Start of INFORMATION GIVEN

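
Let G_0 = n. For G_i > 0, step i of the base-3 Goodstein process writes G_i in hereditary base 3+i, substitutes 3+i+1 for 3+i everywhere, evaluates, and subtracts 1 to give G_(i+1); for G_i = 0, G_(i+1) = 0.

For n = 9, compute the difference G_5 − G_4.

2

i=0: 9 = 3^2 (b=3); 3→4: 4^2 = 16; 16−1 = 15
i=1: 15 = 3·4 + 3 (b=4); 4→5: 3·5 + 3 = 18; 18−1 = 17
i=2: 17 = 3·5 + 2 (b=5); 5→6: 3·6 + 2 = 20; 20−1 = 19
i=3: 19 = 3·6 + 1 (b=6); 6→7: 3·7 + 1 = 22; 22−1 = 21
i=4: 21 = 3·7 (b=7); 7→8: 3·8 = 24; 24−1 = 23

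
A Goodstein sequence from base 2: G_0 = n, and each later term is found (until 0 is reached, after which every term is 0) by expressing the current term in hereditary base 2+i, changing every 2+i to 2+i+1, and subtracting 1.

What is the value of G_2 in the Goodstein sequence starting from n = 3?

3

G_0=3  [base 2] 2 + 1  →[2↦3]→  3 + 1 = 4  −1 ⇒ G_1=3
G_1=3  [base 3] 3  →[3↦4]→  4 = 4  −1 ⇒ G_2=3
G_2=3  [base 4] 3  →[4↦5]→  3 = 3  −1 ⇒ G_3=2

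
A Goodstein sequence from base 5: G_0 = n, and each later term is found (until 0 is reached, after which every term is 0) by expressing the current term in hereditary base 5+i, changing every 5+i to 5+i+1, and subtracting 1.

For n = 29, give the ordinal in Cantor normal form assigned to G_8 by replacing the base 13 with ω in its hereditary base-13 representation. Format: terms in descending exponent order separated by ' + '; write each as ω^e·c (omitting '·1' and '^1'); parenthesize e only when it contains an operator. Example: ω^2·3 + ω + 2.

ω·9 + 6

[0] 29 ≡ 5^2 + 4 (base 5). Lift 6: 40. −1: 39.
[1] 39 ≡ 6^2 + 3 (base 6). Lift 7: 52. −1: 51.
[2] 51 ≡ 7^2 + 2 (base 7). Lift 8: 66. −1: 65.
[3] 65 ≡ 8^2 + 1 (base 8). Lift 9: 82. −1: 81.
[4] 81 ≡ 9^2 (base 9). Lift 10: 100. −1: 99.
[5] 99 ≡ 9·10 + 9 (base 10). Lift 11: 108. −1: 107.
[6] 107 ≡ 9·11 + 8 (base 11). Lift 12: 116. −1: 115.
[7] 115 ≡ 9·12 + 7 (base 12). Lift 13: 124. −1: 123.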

End of INFORMATION GIVEN

TASK OBJECTIVE: Reproduce the whole listing above, word for word.

ANSWER TO THIS EXERCISE:
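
Let G_0 = n. For G_i > 0, step i of the base-3 Goodstein process writes G_i in hereditary base 3+i, substitutes 3+i+1 for 3+i everywhere, evaluates, and subtracts 1 to give G_(i+1); for G_i = 0, G_(i+1) = 0.

For n = 9, compute the difference G_5 − G_4.

2

i=0: 9 = 3^2 (b=3); 3→4: 4^2 = 16; 16−1 = 15
i=1: 15 = 3·4 + 3 (b=4); 4→5: 3·5 + 3 = 18; 18−1 = 17
i=2: 17 = 3·5 + 2 (b=5); 5→6: 3·6 + 2 = 20; 20−1 = 19
i=3: 19 = 3·6 + 1 (b=6); 6→7: 3·7 + 1 = 22; 22−1 = 21
i=4: 21 = 3·7 (b=7); 7→8: 3·8 = 24; 24−1 = 23

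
A Goodstein sequence from base 2: G_0 = n, and each later term is found (until 0 is reached, after which every term is 0) by expressing the current term in hereditary base 2+i, changing every 2+i to 2+i+1, and subtracting 1.

What is the value of G_2 in the Goodstein sequence starting from n = 3?

3

G_0=3  [base 2] 2 + 1  →[2↦3]→  3 + 1 = 4  −1 ⇒ G_1=3
G_1=3  [base 3] 3  →[3↦4]→  4 = 4  −1 ⇒ G_2=3
G_2=3  [base 4] 3  →[4↦5]→  3 = 3  −1 ⇒ G_3=2

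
A Goodstein sequence from base 5: G_0 = n, and each later term is found (until 0 is reached, after which every term is 0) by expressing the current term in hereditary base 5+i, changing every 5+i to 5+i+1, and subtracting 1.

For n = 29, give the ordinal in Cantor normal form assigned to G_8 by replacing the base 13 with ω in its hereditary base-13 representation. Format: terms in descending exponent order separated by ' + '; write each as ω^e·c (omitting '·1' and '^1'); parenthesize e only when it contains an operator. Example: ω^2·3 + ω + 2.

ω·9 + 6

[0] 29 ≡ 5^2 + 4 (base 5). Lift 6: 40. −1: 39.
[1] 39 ≡ 6^2 + 3 (base 6). Lift 7: 52. −1: 51.
[2] 51 ≡ 7^2 + 2 (base 7). Lift 8: 66. −1: 65.
[3] 65 ≡ 8^2 + 1 (base 8). Lift 9: 82. −1: 81.
[4] 81 ≡ 9^2 (base 9). Lift 10: 100. −1: 99.
[5] 99 ≡ 9·10 + 9 (base 10). Lift 11: 108. −1: 107.
[6] 107 ≡ 9·11 + 8 (base 11). Lift 12: 116. −1: 115.
[7] 115 ≡ 9·12 + 7 (base 12). Lift 13: 124. −1: 123.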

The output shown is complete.